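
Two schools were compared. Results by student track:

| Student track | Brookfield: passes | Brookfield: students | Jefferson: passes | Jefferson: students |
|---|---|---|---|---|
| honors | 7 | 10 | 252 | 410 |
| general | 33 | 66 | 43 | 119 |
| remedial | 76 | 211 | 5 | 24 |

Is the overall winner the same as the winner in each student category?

Honors: Brookfield 7/10 = 70.0%, Jefferson 252/410 = 61.5% → Brookfield
General: Brookfield 33/66 = 50.0%, Jefferson 43/119 = 36.1% → Brookfield
Remedial: Brookfield 76/211 = 36.0%, Jefferson 5/24 = 20.8% → Brookfield
Overall: Brookfield 116/287 = 40.4%, Jefferson 300/553 = 54.2% → Jefferson
Brookfield wins each student group but Jefferson wins overall — the comparison reverses. Brookfield's students skew toward remedial, which has a lower base rate.

No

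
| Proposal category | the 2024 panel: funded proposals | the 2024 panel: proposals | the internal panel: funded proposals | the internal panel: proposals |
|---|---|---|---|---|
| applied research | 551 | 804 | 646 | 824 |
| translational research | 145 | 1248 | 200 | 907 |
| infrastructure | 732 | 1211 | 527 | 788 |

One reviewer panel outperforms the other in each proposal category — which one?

the internal panel

Applied research: the 2024 panel 551/804 = 68.5%, the internal panel 646/824 = 78.4% → the internal panel
Translational research: the 2024 panel 145/1248 = 11.6%, the internal panel 200/907 = 22.1% → the internal panel
Infrastructure: the 2024 panel 732/1211 = 60.4%, the internal panel 527/788 = 66.9% → the internal panel
The internal panel has the higher rate in all 3 groups.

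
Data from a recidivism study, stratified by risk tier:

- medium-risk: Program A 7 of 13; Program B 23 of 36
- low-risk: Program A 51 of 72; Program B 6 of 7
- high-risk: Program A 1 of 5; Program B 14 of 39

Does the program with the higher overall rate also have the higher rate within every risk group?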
--------------------------------
Your task is to return all of the material exactly.

### Your response
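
Two schools were compared. Results by student track:

| Student track | Brookfield: passes | Brookfield: students | Jefferson: passes | Jefferson: students |
|---|---|---|---|---|
| honors | 7 | 10 | 252 | 410 |
| general | 33 | 66 | 43 | 119 |
| remedial | 76 | 211 | 5 | 24 |

Is the overall winner the same as the winner in each student category?

Honors: Brookfield 7/10 = 70.0%, Jefferson 252/410 = 61.5% → Brookfield
General: Brookfield 33/66 = 50.0%, Jefferson 43/119 = 36.1% → Brookfield
Remedial: Brookfield 76/211 = 36.0%, Jefferson 5/24 = 20.8% → Brookfield
Overall: Brookfield 116/287 = 40.4%, Jefferson 300/553 = 54.2% → Jefferson
Brookfield wins each student group but Jefferson wins overall — the comparison reverses. Brookfield's students skew toward remedial, which has a lower base rate.

No

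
| Proposal category | the 2024 panel: funded proposals | the 2024 panel: proposals | the internal panel: funded proposals | the internal panel: proposals |
|---|---|---|---|---|
| applied research | 551 | 804 | 646 | 824 |
| translational research | 145 | 1248 | 200 | 907 |
| infrastructure | 732 | 1211 | 527 | 788 |

One reviewer panel outperforms the other in each proposal category — which one?

the internal panel

Applied research: the 2024 panel 551/804 = 68.5%, the internal panel 646/824 = 78.4% → the internal panel
Translational research: the 2024 panel 145/1248 = 11.6%, the internal panel 200/907 = 22.1% → the internal panel
Infrastructure: the 2024 panel 732/1211 = 60.4%, the internal panel 527/788 = 66.9% → the internal panel
The internal panel has the higher rate in all 3 groups.

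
Data from a recidivism study, stratified by risk tier:

- medium-risk: Program A 7 of 13; Program B 23 of 36
- low-risk: Program A 51 of 72; Program B 6 of 7
- high-risk: Program A 1 of 5; Program B 14 of 39

Does the program with the higher overall rate also have the higher rate within every risk group?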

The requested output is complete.